What is being asked.
Of the entries below, return exactly those lines that fall between the one containing "File Viewer: outline.md, 16" and the one containing "2|The pipeline coordinates", the two end lines included.

Provided records.
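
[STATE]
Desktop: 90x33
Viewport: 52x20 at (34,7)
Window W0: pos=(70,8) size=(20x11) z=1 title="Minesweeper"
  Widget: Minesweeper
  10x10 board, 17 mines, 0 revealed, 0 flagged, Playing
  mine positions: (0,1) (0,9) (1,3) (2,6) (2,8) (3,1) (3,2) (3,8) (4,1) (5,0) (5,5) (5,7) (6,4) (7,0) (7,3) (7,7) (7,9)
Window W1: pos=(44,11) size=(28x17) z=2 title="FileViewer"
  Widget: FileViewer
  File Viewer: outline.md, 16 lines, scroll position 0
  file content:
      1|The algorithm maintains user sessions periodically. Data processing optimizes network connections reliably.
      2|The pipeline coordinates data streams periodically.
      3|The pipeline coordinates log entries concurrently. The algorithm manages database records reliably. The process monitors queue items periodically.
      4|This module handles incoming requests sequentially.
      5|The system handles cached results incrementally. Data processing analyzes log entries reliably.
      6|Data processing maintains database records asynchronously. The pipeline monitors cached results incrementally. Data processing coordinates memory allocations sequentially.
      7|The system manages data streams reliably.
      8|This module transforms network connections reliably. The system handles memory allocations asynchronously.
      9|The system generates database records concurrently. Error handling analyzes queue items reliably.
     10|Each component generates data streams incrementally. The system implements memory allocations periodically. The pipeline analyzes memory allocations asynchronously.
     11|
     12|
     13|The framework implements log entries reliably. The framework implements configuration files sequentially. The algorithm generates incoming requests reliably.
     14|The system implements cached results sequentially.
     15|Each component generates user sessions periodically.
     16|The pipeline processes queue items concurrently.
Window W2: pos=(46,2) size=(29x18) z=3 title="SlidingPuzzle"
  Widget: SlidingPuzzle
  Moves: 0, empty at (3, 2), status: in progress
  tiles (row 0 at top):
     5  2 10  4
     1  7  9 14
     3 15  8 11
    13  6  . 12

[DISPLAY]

            ┃├────┼────┼────┼────┤      ┃           
            ┃│  1 │  7 │  9 │ 14 │      ┃━━━━━━━━━━━
            ┃├────┼────┼────┼────┤      ┃esweeper   
            ┃│  3 │ 15 │  8 │ 11 │      ┃───────────
          ┏━┃├────┼────┼────┼────┤      ┃■■■■■■     
          ┃ ┃│ 13 │  6 │    │ 12 │      ┃■■■■■■     
          ┠─┃└────┴────┴────┴────┘      ┃■■■■■■     
          ┃T┃Moves: 0                   ┃■■■■■■     
          ┃T┃                           ┃■■■■■■     
          ┃T┃                           ┃■■■■■■     
          ┃T┃                           ┃■■■■■■     
          ┃T┃                           ┃━━━━━━━━━━━
          ┃D┗━━━━━━━━━━━━━━━━━━━━━━━━━━━┛           
          ┃The system manages data s░┃              
          ┃This module transforms ne░┃              
          ┃The system generates data░┃              
          ┃Each component generates ░┃              
          ┃                         ░┃              
          ┃                         ░┃              
          ┃The framework implements ▼┃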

Answer to this exercise.
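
  File Viewer: outline.md, 16 lines, scroll position 0
  file content:
      1|The algorithm maintains user sessions periodically. Data processing optimizes network connections reliably.
      2|The pipeline coordinates data streams periodically.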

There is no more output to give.